### PROBLEM REQUIREMENTS
The full set of records must be printed exactly as given.

### INFORMATION
****

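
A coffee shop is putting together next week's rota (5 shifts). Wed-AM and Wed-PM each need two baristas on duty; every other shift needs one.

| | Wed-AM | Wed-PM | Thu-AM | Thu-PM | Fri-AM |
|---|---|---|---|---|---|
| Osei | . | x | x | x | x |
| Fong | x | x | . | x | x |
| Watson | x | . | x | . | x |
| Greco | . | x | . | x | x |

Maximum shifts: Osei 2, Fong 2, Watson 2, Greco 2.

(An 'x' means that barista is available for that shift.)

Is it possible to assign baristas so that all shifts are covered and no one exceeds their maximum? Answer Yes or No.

Yes

Wed-AM can only be covered by Fong and Watson, so that assignment is forced.
One valid schedule: Wed-AM→Fong+Watson, Wed-PM→Osei+Fong, Thu-AM→Osei, Thu-PM→Greco, Fri-AM→Watson.
Loads: Osei 2/2, Fong 2/2, Watson 2/2, Greco 1/2 — all within limits.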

****

### EXERCISE ANSWER
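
A coffee shop is putting together next week's rota (5 shifts). Wed-AM and Wed-PM each need two baristas on duty; every other shift needs one.

| | Wed-AM | Wed-PM | Thu-AM | Thu-PM | Fri-AM |
|---|---|---|---|---|---|
| Osei | . | x | x | x | x |
| Fong | x | x | . | x | x |
| Watson | x | . | x | . | x |
| Greco | . | x | . | x | x |

Maximum shifts: Osei 2, Fong 2, Watson 2, Greco 2.

(An 'x' means that barista is available for that shift.)

Is it possible to assign baristas so that all shifts are covered and no one exceeds their maximum? Answer Yes or No.

Yes

Wed-AM can only be covered by Fong and Watson, so that assignment is forced.
One valid schedule: Wed-AM→Fong+Watson, Wed-PM→Osei+Fong, Thu-AM→Osei, Thu-PM→Greco, Fri-AM→Watson.
Loads: Osei 2/2, Fong 2/2, Watson 2/2, Greco 1/2 — all within limits.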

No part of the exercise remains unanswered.